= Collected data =
====================

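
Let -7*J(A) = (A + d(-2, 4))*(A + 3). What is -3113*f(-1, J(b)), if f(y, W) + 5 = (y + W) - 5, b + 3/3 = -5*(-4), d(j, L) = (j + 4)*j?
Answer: 1266991/7 ≈ 1.8100e+5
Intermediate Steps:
d(j, L) = j*(4 + j) (d(j, L) = (4 + j)*j = j*(4 + j))
b = 19 (b = -1 - 5*(-4) = -1 + 20 = 19)
J(A) = -(-4 + A)*(3 + A)/7 (J(A) = -(A - 2*(4 - 2))*(A + 3)/7 = -(A - 2*2)*(3 + A)/7 = -(A - 4)*(3 + A)/7 = -(-4 + A)*(3 + A)/7)
f(y, W) = -10 + W + y (f(y, W) = -5 + ((y + W) - 5) = -5 + ((W + y) - 5) = -5 + (-5 + W + y) = -10 + W + y)
-3113*f(-1, J(b)) = -3113*(-10 + (12/7 - ⅐*19² + (⅐)*19) - 1) = -3113*(-10 + (12/7 - ⅐*361 + 19/7) - 1) = -3113*(-10 + (12/7 - 361/7 + 19/7) - 1) = -3113*(-10 - 330/7 - 1) = -3113*(-407/7) = 1266991/7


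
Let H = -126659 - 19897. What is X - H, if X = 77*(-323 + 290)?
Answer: 144015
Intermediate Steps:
H = -146556
X = -2541 (X = 77*(-33) = -2541)
X - H = -2541 - 1*(-146556) = -2541 + 146556 = 144015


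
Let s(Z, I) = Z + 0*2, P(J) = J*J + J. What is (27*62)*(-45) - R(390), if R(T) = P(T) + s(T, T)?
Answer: -228210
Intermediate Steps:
P(J) = J + J² (P(J) = J² + J = J + J²)
s(Z, I) = Z (s(Z, I) = Z + 0 = Z)
R(T) = T + T*(1 + T) (R(T) = T*(1 + T) + T = T + T*(1 + T))
(27*62)*(-45) - R(390) = (27*62)*(-45) - 390*(2 + 390) = 1674*(-45) - 390*392 = -75330 - 1*152880 = -75330 - 152880 = -228210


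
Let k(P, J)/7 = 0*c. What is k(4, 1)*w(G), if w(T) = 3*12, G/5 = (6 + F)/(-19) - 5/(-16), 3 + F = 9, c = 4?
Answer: 0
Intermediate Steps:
F = 6 (F = -3 + 9 = 6)
k(P, J) = 0 (k(P, J) = 7*(0*4) = 7*0 = 0)
G = -485/304 (G = 5*((6 + 6)/(-19) - 5/(-16)) = 5*(12*(-1/19) - 5*(-1/16)) = 5*(-12/19 + 5/16) = 5*(-97/304) = -485/304 ≈ -1.5954)
w(T) = 36
k(4, 1)*w(G) = 0*36 = 0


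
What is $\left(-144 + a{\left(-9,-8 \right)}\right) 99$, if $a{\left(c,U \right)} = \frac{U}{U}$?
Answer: $-14157$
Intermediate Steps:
$a{\left(c,U \right)} = 1$
$\left(-144 + a{\left(-9,-8 \right)}\right) 99 = \left(-144 + 1\right) 99 = \left(-143\right) 99 = -14157$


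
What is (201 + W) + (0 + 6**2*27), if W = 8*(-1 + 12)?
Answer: 1261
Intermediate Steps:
W = 88 (W = 8*11 = 88)
(201 + W) + (0 + 6**2*27) = (201 + 88) + (0 + 6**2*27) = 289 + (0 + 36*27) = 289 + (0 + 972) = 289 + 972 = 1261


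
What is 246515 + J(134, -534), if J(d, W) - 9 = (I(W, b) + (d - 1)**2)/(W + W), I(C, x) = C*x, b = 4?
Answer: 263272079/1068 ≈ 2.4651e+5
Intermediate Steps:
J(d, W) = 9 + ((-1 + d)**2 + 4*W)/(2*W) (J(d, W) = 9 + (W*4 + (d - 1)**2)/(W + W) = 9 + (4*W + (-1 + d)**2)/((2*W)) = 9 + ((-1 + d)**2 + 4*W)*(1/(2*W)) = 9 + ((-1 + d)**2 + 4*W)/(2*W))
246515 + J(134, -534) = 246515 + (11 + (1/2)*(-1 + 134)**2/(-534)) = 246515 + (11 + (1/2)*(-1/534)*133**2) = 246515 + (11 + (1/2)*(-1/534)*17689) = 246515 + (11 - 17689/1068) = 246515 - 5941/1068 = 263272079/1068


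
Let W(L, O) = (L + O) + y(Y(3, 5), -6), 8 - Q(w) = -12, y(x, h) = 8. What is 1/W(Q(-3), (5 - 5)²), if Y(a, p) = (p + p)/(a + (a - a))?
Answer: 1/28 ≈ 0.035714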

====================

Restate each record above word for word.

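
Let -7*J(A) = (A + d(-2, 4))*(A + 3). What is -3113*f(-1, J(b)), if f(y, W) + 5 = (y + W) - 5, b + 3/3 = -5*(-4), d(j, L) = (j + 4)*j?
Answer: 1266991/7 ≈ 1.8100e+5
Intermediate Steps:
d(j, L) = j*(4 + j) (d(j, L) = (4 + j)*j = j*(4 + j))
b = 19 (b = -1 - 5*(-4) = -1 + 20 = 19)
J(A) = -(-4 + A)*(3 + A)/7 (J(A) = -(A - 2*(4 - 2))*(A + 3)/7 = -(A - 2*2)*(3 + A)/7 = -(A - 4)*(3 + A)/7 = -(-4 + A)*(3 + A)/7)
f(y, W) = -10 + W + y (f(y, W) = -5 + ((y + W) - 5) = -5 + ((W + y) - 5) = -5 + (-5 + W + y) = -10 + W + y)
-3113*f(-1, J(b)) = -3113*(-10 + (12/7 - ⅐*19² + (⅐)*19) - 1) = -3113*(-10 + (12/7 - ⅐*361 + 19/7) - 1) = -3113*(-10 + (12/7 - 361/7 + 19/7) - 1) = -3113*(-10 - 330/7 - 1) = -3113*(-407/7) = 1266991/7


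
Let H = -126659 - 19897. What is X - H, if X = 77*(-323 + 290)?
Answer: 144015
Intermediate Steps:
H = -146556
X = -2541 (X = 77*(-33) = -2541)
X - H = -2541 - 1*(-146556) = -2541 + 146556 = 144015


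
Let s(Z, I) = Z + 0*2, P(J) = J*J + J. What is (27*62)*(-45) - R(390), if R(T) = P(T) + s(T, T)?
Answer: -228210
Intermediate Steps:
P(J) = J + J² (P(J) = J² + J = J + J²)
s(Z, I) = Z (s(Z, I) = Z + 0 = Z)
R(T) = T + T*(1 + T) (R(T) = T*(1 + T) + T = T + T*(1 + T))
(27*62)*(-45) - R(390) = (27*62)*(-45) - 390*(2 + 390) = 1674*(-45) - 390*392 = -75330 - 1*152880 = -75330 - 152880 = -228210


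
Let k(P, J)/7 = 0*c. What is k(4, 1)*w(G), if w(T) = 3*12, G/5 = (6 + F)/(-19) - 5/(-16), 3 + F = 9, c = 4?
Answer: 0
Intermediate Steps:
F = 6 (F = -3 + 9 = 6)
k(P, J) = 0 (k(P, J) = 7*(0*4) = 7*0 = 0)
G = -485/304 (G = 5*((6 + 6)/(-19) - 5/(-16)) = 5*(12*(-1/19) - 5*(-1/16)) = 5*(-12/19 + 5/16) = 5*(-97/304) = -485/304 ≈ -1.5954)
w(T) = 36
k(4, 1)*w(G) = 0*36 = 0


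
What is $\left(-144 + a{\left(-9,-8 \right)}\right) 99$, if $a{\left(c,U \right)} = \frac{U}{U}$?
Answer: $-14157$
Intermediate Steps:
$a{\left(c,U \right)} = 1$
$\left(-144 + a{\left(-9,-8 \right)}\right) 99 = \left(-144 + 1\right) 99 = \left(-143\right) 99 = -14157$


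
What is (201 + W) + (0 + 6**2*27), if W = 8*(-1 + 12)?
Answer: 1261
Intermediate Steps:
W = 88 (W = 8*11 = 88)
(201 + W) + (0 + 6**2*27) = (201 + 88) + (0 + 6**2*27) = 289 + (0 + 36*27) = 289 + (0 + 972) = 289 + 972 = 1261


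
What is 246515 + J(134, -534), if J(d, W) - 9 = (I(W, b) + (d - 1)**2)/(W + W), I(C, x) = C*x, b = 4?
Answer: 263272079/1068 ≈ 2.4651e+5
Intermediate Steps:
J(d, W) = 9 + ((-1 + d)**2 + 4*W)/(2*W) (J(d, W) = 9 + (W*4 + (d - 1)**2)/(W + W) = 9 + (4*W + (-1 + d)**2)/((2*W)) = 9 + ((-1 + d)**2 + 4*W)*(1/(2*W)) = 9 + ((-1 + d)**2 + 4*W)/(2*W))
246515 + J(134, -534) = 246515 + (11 + (1/2)*(-1 + 134)**2/(-534)) = 246515 + (11 + (1/2)*(-1/534)*133**2) = 246515 + (11 + (1/2)*(-1/534)*17689) = 246515 + (11 - 17689/1068) = 246515 - 5941/1068 = 263272079/1068


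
Let W(L, O) = (L + O) + y(Y(3, 5), -6), 8 - Q(w) = -12, y(x, h) = 8. What is 1/W(Q(-3), (5 - 5)²), if Y(a, p) = (p + p)/(a + (a - a))?
Answer: 1/28 ≈ 0.035714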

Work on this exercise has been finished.